## Problem details
Range to output from the entries below: the line containing "63.5% of a number" through the line containing "If a stock's". Set it down exactly, ends included, nothing else.

Stored items:
------------

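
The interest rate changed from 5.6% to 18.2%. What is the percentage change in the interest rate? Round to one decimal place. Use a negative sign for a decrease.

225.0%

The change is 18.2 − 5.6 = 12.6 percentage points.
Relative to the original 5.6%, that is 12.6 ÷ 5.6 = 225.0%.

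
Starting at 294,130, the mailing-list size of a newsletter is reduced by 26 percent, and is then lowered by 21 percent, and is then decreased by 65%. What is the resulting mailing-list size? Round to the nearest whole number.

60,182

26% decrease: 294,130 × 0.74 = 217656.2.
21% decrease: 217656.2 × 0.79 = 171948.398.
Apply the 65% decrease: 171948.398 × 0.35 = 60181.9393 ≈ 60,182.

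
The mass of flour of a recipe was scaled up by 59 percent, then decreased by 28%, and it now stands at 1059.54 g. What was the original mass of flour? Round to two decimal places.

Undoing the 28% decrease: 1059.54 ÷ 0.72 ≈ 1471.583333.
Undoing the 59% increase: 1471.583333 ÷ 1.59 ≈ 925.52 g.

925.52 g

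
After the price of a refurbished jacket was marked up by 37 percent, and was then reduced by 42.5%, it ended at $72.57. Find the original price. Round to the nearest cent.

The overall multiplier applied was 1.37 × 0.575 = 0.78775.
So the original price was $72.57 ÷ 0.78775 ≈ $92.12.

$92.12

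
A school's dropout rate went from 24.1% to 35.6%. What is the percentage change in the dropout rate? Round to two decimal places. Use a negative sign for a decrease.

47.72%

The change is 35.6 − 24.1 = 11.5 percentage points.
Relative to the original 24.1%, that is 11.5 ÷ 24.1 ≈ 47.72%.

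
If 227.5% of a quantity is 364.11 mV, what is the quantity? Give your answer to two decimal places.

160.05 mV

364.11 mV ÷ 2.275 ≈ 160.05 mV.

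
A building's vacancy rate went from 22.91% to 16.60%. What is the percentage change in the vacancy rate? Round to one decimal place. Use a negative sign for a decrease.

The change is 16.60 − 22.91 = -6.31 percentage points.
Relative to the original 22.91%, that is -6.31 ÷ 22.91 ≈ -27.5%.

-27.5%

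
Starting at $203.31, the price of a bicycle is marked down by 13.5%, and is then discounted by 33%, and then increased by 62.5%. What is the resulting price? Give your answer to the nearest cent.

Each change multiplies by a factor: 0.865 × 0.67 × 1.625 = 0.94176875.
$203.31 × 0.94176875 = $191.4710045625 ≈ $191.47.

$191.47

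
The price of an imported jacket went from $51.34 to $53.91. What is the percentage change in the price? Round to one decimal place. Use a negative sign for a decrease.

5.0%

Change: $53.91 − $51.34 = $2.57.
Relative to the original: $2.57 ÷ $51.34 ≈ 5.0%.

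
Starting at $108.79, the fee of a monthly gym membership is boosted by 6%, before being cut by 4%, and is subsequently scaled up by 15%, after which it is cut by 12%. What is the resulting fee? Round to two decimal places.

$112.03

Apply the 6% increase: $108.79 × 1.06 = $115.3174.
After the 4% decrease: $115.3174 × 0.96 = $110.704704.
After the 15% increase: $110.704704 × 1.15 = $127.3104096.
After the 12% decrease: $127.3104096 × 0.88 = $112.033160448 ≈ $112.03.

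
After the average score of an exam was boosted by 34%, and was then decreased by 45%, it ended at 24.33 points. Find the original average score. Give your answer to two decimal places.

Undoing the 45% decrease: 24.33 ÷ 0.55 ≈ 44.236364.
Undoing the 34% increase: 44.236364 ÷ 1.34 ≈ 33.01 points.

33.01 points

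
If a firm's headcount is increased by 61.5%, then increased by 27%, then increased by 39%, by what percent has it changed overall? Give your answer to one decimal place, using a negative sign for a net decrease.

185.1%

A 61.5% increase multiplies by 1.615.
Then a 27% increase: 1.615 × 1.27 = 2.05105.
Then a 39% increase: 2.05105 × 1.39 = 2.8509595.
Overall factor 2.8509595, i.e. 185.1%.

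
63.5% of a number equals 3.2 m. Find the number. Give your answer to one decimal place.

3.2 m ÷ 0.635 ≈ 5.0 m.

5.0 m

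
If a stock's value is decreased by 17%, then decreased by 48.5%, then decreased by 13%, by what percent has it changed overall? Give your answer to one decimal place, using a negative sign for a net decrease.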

------------

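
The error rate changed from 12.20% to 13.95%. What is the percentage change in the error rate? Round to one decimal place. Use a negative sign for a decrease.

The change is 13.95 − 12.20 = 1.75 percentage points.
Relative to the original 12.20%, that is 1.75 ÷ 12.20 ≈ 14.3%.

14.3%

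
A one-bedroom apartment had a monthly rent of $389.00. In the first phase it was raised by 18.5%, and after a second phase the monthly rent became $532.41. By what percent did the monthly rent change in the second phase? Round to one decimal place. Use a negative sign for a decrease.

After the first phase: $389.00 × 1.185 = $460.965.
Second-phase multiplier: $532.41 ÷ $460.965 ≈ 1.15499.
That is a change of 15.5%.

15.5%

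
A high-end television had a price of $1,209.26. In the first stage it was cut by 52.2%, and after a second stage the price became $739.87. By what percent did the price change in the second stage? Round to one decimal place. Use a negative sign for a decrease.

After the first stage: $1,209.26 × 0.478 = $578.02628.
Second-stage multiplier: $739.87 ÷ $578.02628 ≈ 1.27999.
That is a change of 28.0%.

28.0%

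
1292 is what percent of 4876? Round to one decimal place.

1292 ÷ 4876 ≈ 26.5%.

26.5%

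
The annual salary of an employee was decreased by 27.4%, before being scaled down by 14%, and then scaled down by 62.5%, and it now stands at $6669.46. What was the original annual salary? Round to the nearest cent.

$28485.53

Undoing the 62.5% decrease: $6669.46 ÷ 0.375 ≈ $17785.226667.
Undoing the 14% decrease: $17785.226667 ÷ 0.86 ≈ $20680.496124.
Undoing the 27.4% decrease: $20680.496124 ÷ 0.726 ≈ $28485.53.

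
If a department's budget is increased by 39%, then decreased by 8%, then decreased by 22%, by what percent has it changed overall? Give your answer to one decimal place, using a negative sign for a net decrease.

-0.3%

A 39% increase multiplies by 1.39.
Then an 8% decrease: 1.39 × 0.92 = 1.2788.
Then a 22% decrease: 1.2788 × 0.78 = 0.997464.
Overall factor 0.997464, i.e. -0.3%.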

------------

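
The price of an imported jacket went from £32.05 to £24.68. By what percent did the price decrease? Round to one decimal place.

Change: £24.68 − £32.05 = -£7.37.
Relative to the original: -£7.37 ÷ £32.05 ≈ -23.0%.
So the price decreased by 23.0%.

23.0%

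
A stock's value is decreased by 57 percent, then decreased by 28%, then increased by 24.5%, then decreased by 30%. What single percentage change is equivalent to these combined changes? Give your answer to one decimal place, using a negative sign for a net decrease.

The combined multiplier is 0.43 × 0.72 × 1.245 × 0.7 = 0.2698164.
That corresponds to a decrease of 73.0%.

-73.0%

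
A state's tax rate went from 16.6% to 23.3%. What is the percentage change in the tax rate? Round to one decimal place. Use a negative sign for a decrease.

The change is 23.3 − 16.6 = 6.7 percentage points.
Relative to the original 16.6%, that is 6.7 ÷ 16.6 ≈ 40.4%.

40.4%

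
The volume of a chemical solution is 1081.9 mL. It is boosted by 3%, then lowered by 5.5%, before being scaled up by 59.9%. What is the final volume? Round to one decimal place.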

------------

## Result of the task
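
63.5% of a number equals 3.2 m. Find the number. Give your answer to one decimal place.

3.2 m ÷ 0.635 ≈ 5.0 m.

5.0 m

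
If a stock's value is decreased by 17%, then decreased by 48.5%, then decreased by 13%, by what percent has it changed overall? Give your answer to one decimal place, using a negative sign for a net decrease.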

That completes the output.